- **Description of the task**: Look through the records below and copy each line that includes the word "dimensions".
*** Opening of Materials provided ***
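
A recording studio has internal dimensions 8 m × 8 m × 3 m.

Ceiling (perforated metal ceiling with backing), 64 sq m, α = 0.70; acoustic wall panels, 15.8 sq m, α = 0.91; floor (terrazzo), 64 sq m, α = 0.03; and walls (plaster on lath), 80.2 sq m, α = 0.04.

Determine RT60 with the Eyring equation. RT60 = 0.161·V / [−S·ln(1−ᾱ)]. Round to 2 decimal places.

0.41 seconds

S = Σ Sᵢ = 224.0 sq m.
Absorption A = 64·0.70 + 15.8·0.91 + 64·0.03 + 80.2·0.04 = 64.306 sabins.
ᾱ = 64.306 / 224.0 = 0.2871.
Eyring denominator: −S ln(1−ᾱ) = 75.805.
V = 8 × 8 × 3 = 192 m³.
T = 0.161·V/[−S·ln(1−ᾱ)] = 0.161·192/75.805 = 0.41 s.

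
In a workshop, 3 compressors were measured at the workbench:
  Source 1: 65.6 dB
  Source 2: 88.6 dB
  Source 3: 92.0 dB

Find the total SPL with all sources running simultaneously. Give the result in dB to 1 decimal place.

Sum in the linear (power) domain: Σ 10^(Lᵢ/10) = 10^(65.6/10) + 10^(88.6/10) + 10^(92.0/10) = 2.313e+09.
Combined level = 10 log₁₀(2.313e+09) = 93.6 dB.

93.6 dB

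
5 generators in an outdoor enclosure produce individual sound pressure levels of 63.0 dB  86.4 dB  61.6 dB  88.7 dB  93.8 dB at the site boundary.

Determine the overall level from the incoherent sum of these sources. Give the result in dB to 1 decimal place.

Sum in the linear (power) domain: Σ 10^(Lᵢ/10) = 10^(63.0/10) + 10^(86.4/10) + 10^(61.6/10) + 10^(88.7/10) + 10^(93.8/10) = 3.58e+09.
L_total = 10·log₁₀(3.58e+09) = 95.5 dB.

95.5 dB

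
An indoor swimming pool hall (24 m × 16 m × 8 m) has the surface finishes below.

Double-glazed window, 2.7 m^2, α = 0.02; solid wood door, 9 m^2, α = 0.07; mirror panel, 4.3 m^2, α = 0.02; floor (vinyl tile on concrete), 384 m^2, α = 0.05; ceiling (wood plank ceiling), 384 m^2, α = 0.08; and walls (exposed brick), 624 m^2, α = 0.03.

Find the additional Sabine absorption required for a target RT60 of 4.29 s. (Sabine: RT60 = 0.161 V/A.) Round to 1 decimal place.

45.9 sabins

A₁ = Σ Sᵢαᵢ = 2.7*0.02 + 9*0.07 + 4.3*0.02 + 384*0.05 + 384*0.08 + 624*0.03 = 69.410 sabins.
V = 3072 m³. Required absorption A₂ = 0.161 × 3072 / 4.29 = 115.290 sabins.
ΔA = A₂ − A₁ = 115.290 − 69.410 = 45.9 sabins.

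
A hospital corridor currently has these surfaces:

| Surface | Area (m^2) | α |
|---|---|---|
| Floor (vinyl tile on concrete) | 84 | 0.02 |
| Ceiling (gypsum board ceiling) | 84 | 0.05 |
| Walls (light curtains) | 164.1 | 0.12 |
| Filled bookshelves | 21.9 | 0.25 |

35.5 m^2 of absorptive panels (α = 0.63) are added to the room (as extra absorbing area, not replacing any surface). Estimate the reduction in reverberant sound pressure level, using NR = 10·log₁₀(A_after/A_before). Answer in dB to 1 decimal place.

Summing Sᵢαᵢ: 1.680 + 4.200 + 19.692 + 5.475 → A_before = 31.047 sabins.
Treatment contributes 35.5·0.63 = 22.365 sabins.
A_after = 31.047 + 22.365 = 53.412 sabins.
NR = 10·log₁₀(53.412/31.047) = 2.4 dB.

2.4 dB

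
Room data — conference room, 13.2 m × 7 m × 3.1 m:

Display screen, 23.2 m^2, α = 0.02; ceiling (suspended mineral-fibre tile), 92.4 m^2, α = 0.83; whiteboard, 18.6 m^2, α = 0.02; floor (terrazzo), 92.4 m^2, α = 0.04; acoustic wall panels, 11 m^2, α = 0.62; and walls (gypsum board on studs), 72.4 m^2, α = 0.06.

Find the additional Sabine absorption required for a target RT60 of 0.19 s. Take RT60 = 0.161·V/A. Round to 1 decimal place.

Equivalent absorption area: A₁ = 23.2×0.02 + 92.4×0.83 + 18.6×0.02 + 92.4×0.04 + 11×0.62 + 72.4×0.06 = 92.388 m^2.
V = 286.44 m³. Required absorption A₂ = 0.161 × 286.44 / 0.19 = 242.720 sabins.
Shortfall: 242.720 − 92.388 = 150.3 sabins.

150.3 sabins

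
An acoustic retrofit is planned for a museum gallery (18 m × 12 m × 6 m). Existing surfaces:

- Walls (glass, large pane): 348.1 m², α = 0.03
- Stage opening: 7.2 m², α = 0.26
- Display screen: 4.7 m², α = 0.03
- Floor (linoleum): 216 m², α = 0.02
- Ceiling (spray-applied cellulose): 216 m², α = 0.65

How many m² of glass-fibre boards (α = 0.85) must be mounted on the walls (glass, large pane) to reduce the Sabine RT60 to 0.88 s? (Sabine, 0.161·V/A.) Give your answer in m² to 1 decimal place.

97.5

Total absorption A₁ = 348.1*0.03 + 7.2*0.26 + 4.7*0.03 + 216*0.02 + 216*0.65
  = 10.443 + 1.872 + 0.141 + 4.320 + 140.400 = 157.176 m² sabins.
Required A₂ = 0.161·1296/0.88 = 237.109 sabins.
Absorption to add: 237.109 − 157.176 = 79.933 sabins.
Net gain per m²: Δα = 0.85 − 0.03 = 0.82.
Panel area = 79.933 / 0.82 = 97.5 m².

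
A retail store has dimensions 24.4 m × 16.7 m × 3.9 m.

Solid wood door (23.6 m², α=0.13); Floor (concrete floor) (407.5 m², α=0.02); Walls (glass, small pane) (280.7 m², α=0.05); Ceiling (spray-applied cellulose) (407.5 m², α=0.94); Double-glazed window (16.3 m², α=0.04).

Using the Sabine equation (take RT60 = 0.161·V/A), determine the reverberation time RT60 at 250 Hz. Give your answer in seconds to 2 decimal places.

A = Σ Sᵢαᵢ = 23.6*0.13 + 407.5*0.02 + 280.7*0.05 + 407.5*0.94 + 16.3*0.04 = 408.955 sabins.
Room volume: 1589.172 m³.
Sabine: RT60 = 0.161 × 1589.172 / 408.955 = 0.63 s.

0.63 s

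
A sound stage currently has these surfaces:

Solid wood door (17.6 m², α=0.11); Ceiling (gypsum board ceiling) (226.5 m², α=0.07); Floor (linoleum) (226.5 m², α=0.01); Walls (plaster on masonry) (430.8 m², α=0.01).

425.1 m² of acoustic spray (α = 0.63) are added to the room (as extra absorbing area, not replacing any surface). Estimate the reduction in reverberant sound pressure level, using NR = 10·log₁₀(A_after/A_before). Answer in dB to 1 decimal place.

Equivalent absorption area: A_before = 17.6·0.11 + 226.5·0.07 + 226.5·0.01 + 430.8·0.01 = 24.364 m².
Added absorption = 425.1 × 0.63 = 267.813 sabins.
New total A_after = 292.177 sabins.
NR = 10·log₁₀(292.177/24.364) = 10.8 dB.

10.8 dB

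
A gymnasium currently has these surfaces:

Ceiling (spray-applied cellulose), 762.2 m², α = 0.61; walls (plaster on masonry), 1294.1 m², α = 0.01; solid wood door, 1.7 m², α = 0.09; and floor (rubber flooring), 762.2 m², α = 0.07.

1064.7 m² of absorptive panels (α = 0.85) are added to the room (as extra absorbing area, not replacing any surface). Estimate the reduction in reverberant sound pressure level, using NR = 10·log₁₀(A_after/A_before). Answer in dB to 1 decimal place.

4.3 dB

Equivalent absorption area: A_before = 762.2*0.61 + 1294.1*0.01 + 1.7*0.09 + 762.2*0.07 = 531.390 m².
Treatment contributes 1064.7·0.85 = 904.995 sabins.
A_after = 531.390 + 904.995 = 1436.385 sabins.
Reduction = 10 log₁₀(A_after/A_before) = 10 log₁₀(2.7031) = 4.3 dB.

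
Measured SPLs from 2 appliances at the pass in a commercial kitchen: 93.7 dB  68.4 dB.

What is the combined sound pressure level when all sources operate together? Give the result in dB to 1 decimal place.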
*** Close of Materials provided ***
- **Task output**:
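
A recording studio has internal dimensions 8 m × 8 m × 3 m.
A retail store has dimensions 24.4 m × 16.7 m × 3.9 m.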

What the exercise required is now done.